TASK GOAL: Print the material underneath in full, keeping every line exactly as it is.
=====
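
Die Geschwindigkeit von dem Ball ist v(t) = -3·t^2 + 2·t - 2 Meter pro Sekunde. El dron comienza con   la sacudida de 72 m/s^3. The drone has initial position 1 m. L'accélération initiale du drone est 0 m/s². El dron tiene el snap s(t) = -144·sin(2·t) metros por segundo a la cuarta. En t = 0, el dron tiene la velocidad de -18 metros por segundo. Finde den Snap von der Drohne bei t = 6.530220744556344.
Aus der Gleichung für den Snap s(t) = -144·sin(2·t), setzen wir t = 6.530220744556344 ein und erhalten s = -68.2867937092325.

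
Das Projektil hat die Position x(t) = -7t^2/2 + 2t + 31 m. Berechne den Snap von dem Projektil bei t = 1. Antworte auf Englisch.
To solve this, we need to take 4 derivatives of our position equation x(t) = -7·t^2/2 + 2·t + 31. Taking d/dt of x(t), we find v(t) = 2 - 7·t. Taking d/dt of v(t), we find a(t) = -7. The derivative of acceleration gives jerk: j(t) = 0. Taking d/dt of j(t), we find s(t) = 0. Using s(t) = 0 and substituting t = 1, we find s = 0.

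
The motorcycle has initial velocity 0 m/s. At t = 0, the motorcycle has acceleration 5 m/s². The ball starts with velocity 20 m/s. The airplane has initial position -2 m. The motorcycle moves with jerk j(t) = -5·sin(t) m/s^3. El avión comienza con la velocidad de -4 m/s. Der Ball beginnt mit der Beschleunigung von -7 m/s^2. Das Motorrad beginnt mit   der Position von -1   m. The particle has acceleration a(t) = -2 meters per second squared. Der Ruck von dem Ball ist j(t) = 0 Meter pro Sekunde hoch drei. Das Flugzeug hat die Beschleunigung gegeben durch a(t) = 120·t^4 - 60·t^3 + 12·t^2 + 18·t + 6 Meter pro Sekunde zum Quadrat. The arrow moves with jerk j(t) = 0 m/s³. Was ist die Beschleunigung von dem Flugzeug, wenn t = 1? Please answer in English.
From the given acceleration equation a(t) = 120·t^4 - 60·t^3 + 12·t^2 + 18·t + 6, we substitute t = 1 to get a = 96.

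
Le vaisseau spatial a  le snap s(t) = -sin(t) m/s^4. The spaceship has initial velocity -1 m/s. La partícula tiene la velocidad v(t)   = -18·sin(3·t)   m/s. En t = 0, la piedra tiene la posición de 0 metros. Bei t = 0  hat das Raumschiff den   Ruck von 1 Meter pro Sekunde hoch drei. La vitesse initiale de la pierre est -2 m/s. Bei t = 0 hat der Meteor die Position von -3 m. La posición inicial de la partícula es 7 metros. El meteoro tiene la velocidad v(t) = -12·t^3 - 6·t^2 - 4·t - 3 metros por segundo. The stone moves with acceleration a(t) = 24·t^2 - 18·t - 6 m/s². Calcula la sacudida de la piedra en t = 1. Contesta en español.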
=====
RESPONSE:
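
Die Geschwindigkeit von dem Ball ist v(t) = -3·t^2 + 2·t - 2 Meter pro Sekunde. El dron comienza con   la sacudida de 72 m/s^3. The drone has initial position 1 m. L'accélération initiale du drone est 0 m/s². El dron tiene el snap s(t) = -144·sin(2·t) metros por segundo a la cuarta. En t = 0, el dron tiene la velocidad de -18 metros por segundo. Finde den Snap von der Drohne bei t = 6.530220744556344.
Aus der Gleichung für den Snap s(t) = -144·sin(2·t), setzen wir t = 6.530220744556344 ein und erhalten s = -68.2867937092325.

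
Das Projektil hat die Position x(t) = -7t^2/2 + 2t + 31 m. Berechne den Snap von dem Projektil bei t = 1. Antworte auf Englisch.
To solve this, we need to take 4 derivatives of our position equation x(t) = -7·t^2/2 + 2·t + 31. Taking d/dt of x(t), we find v(t) = 2 - 7·t. Taking d/dt of v(t), we find a(t) = -7. The derivative of acceleration gives jerk: j(t) = 0. Taking d/dt of j(t), we find s(t) = 0. Using s(t) = 0 and substituting t = 1, we find s = 0.

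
The motorcycle has initial velocity 0 m/s. At t = 0, the motorcycle has acceleration 5 m/s². The ball starts with velocity 20 m/s. The airplane has initial position -2 m. The motorcycle moves with jerk j(t) = -5·sin(t) m/s^3. El avión comienza con la velocidad de -4 m/s. Der Ball beginnt mit der Beschleunigung von -7 m/s^2. Das Motorrad beginnt mit   der Position von -1   m. The particle has acceleration a(t) = -2 meters per second squared. Der Ruck von dem Ball ist j(t) = 0 Meter pro Sekunde hoch drei. Das Flugzeug hat die Beschleunigung gegeben durch a(t) = 120·t^4 - 60·t^3 + 12·t^2 + 18·t + 6 Meter pro Sekunde zum Quadrat. The arrow moves with jerk j(t) = 0 m/s³. Was ist die Beschleunigung von dem Flugzeug, wenn t = 1? Please answer in English.
From the given acceleration equation a(t) = 120·t^4 - 60·t^3 + 12·t^2 + 18·t + 6, we substitute t = 1 to get a = 96.

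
Le vaisseau spatial a  le snap s(t) = -sin(t) m/s^4. The spaceship has initial velocity -1 m/s. La partícula tiene la velocidad v(t)   = -18·sin(3·t)   m/s. En t = 0, la piedra tiene la posición de 0 metros. Bei t = 0  hat das Raumschiff den   Ruck von 1 Meter pro Sekunde hoch drei. La vitesse initiale de la pierre est -2 m/s. Bei t = 0 hat der Meteor die Position von -3 m. La posición inicial de la partícula es 7 metros. El meteoro tiene la velocidad v(t) = -12·t^3 - 6·t^2 - 4·t - 3 metros por segundo. The stone moves with acceleration a(t) = 24·t^2 - 18·t - 6 m/s². Calcula la sacudida de la piedra en t = 1. Contesta en español.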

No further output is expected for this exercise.